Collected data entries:
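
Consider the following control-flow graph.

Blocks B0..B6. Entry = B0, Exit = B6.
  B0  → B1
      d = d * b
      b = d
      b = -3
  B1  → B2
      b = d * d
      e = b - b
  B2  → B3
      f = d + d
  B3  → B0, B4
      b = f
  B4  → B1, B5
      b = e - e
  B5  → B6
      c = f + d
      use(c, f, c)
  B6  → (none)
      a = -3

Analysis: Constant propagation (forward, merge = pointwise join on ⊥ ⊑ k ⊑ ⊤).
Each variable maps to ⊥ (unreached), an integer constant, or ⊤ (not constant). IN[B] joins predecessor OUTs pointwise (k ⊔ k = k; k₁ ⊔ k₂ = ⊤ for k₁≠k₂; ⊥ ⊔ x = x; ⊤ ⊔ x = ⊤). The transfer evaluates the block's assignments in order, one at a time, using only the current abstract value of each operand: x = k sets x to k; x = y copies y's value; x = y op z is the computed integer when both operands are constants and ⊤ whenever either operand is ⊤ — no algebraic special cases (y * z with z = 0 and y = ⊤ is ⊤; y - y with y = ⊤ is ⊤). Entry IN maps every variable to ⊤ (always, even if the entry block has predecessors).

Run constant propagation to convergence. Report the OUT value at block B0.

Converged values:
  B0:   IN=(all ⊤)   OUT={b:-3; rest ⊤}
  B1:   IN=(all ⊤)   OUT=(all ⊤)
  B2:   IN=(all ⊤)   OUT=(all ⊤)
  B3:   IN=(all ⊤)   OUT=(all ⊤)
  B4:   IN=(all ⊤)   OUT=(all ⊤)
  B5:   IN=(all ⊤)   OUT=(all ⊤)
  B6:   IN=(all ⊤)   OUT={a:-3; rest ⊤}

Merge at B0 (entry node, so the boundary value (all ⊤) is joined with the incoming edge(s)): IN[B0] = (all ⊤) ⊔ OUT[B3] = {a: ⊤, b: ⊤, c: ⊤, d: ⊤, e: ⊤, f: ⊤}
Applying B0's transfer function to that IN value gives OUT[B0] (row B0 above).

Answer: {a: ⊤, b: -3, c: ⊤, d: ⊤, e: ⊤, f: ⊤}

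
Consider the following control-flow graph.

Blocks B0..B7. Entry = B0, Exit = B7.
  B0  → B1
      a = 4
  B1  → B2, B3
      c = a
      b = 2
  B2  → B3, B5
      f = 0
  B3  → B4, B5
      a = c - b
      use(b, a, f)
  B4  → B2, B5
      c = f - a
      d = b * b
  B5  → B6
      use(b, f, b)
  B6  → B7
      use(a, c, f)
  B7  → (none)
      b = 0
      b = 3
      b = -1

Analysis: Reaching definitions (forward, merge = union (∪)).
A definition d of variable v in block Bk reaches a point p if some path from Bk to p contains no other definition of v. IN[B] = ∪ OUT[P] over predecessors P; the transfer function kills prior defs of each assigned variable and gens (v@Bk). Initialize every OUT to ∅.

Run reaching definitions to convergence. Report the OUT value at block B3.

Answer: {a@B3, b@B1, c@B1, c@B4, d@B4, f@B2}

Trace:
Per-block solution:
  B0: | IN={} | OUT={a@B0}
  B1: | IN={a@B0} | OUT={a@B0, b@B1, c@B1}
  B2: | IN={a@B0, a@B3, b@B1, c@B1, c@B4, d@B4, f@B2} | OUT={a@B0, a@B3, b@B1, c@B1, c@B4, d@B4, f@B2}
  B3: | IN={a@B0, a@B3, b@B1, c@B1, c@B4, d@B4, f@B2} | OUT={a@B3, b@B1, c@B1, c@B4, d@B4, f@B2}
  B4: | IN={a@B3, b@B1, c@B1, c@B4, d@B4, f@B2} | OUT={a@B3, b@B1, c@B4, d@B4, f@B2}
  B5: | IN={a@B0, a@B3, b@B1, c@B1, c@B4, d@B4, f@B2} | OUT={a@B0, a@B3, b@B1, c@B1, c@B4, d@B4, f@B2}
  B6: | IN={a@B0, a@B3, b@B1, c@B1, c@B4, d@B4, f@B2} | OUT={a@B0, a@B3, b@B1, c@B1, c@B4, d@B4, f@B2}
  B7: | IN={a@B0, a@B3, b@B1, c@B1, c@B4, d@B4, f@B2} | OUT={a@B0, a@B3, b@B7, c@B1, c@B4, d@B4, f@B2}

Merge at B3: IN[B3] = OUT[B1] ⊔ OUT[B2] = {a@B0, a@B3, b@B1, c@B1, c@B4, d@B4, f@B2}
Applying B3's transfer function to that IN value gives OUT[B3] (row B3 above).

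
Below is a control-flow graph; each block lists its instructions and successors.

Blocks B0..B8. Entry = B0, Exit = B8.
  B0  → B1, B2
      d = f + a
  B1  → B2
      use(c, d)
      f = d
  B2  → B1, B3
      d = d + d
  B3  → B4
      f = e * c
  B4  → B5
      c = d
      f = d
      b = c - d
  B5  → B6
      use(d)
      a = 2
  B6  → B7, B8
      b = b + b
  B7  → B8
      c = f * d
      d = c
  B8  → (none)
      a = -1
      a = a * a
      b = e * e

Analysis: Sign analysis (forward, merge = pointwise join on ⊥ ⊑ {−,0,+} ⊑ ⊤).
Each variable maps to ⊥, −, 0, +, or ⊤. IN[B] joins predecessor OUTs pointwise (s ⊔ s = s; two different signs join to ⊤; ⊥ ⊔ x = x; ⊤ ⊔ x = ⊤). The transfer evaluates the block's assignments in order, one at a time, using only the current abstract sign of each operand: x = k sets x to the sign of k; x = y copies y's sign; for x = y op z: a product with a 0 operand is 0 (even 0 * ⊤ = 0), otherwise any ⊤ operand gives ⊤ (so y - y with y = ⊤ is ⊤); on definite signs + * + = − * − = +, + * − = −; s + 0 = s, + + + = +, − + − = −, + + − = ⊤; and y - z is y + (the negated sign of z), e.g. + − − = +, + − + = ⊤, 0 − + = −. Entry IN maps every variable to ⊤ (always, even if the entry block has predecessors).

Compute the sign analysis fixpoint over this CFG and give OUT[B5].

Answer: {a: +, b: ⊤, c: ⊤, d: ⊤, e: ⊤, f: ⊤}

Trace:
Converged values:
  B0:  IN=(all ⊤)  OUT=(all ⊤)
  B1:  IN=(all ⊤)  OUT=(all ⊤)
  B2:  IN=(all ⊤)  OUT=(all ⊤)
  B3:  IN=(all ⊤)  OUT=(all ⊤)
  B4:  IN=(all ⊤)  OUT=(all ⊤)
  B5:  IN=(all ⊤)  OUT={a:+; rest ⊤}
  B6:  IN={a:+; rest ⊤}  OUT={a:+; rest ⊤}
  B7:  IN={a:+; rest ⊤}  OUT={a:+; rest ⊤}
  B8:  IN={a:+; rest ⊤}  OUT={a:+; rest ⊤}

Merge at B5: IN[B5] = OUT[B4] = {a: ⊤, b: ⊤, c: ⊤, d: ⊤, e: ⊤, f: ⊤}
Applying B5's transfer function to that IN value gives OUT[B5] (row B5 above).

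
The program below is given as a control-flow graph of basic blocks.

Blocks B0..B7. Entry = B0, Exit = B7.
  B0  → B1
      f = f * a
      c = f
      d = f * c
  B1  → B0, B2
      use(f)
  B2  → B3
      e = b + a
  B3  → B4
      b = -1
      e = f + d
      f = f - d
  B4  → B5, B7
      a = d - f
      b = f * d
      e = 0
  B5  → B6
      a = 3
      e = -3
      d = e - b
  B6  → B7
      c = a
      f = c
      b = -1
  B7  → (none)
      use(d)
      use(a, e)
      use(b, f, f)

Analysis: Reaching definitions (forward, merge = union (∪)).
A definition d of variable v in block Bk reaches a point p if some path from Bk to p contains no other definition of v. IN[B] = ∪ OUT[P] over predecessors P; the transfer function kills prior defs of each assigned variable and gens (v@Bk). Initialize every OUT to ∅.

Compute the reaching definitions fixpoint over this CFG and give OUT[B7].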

§ Problem
What lines in the data hold the word "Exit"? Return them.

§ Final answer
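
Blocks B0..B6. Entry = B0, Exit = B6.
Blocks B0..B7. Entry = B0, Exit = B7.
Blocks B0..B8. Entry = B0, Exit = B8.
Blocks B0..B7. Entry = B0, Exit = B7.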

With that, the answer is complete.